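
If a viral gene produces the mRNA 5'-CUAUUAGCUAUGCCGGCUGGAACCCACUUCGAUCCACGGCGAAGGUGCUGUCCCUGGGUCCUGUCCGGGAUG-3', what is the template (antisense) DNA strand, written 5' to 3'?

Replace U with T to get the coding DNA strand: CTATTAGCTATGCCGGCTGGAACCCACTTCGATCCACGGCGAAGGTGCTGTCCCTGGGTCCTGTCCGGGATG. The template strand is its reverse complement (complement GATAATCGATACGGCCGACCTTGGGTGAAGCTAGGTGCCGCTTCCACGACAGGGACCCAGGACAGGCCCTAC, then reverse).

5'-CATCCCGGACAGGACCCAGGGACAGCACCTTCGCCGTGGATCGAAGTGGGTTCCAGCCGGCATAGCTAATAG-3'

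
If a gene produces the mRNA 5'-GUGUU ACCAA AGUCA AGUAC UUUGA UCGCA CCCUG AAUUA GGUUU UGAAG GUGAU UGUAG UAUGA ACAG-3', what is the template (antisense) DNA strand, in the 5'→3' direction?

5'-CTGTTCATACTACAATCACCTTCAAAACCTAATTCAGGGTGCGATCAAAGTACTTGACTTTGGTAACAC-3'

Replace U with T to get the coding DNA strand: GTGTTACCAAAGTCAAGTACTTTGATCGCACCCTGAATTAGGTTTTGAAGGTGATTGTAGTATGAACAG. The template strand is its reverse complement (complement CACAATGGTTTCAGTTCATGAAACTAGCGTGGGACTTAATCCAAAACTTCCACTAACATCATACTTGTC, then reverse).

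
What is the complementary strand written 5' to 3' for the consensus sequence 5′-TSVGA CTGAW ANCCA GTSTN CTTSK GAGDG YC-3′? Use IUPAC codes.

Standard pairs A↔T, G↔C; ambiguity codes pair Y↔R, K↔M, W↔W, S↔S, D↔H, V↔B, N↔N. Complement (ASBCTGACTWTNGGTCASANGAASMCTCHCRG), then reverse for 5'→3'.

5'-GRCHCTCMSAAGNASACTGGNTWTCAGTCBSA-3'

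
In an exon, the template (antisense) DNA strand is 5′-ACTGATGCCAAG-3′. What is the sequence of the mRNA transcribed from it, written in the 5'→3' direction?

RNA polymerase reads the template 3'→5' and synthesizes mRNA 5'→3' by base-pairing (A→U, T→A, G↔C). The complement of the template is TGACTACGGTTC; antiparallel, so 5'→3' the coding strand is CTTGGCATCAGT. Replace T with U for the mRNA.

5′-CUUGGCAUCAGU-3′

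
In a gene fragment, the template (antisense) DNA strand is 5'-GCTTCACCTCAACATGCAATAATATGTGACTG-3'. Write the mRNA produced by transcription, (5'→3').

RNA polymerase reads the template 3'→5' and synthesizes mRNA 5'→3' by base-pairing (A→U, T→A, G↔C). The complement of the template is CGAAGTGGAGTTGTACGTTATTATACACTGAC; antiparallel, so 5'→3' the coding strand is CAGTCACATATTATTGCATGTTGAGGTGAAGC. Replace T with U for the mRNA.

5′-CAGUCACAUAUUAUUGCAUGUUGAGGUGAAGC-3′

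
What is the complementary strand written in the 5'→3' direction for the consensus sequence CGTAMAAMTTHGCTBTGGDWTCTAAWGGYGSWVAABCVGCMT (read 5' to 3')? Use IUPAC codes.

Standard pairs A↔T, G↔C; ambiguity codes pair Y↔R, M↔K, W↔W, S↔S, B↔V, D↔H. Complement (GCATKTTKAADCGAVACCHWAGATTWCCRCSWBTTVGBCGKA), then reverse for 5'→3'.

5'-AKGCBGVTTBWSCRCCWTTAGAWHCCAVAGCDAAKTTKTACG-3'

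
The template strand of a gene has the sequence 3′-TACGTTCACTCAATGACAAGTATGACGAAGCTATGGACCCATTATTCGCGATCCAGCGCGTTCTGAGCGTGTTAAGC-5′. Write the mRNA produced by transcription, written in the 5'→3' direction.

5'-AUGCAAGUGAGUUACUGUUCAUACUGCUUCGAUACCUGGGUAAUAAGCGCUAGGUCGCGCAAGACUCGCACAAUUCG-3'

Reading the template 3'→5' as shown, RNA polymerase pairs each base (A→U, T→A, G↔C) to build mRNA 5'→3' directly.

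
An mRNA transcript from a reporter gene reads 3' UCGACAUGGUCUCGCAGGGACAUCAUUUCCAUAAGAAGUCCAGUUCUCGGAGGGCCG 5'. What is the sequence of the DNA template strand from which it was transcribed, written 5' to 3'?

5'-AGCTGTACCAGAGCGTCCCTGTAGTAAAGGTATTCTTCAGGTCAAGAGCCTCCCGGC-3'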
==========
#### [What this task involves]
The expected output is the run of lines from the one holding "An mRNA transcript" to the last line of the entries above, each reproduced character for character.

#### [Response area]
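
An mRNA transcript from a reporter gene reads 3' UCGACAUGGUCUCGCAGGGACAUCAUUUCCAUAAGAAGUCCAGUUCUCGGAGGGCCG 5'. What is the sequence of the DNA template strand from which it was transcribed, written 5' to 3'?

5'-AGCTGTACCAGAGCGTCCCTGTAGTAAAGGTATTCTTCAGGTCAAGAGCCTCCCGGC-3'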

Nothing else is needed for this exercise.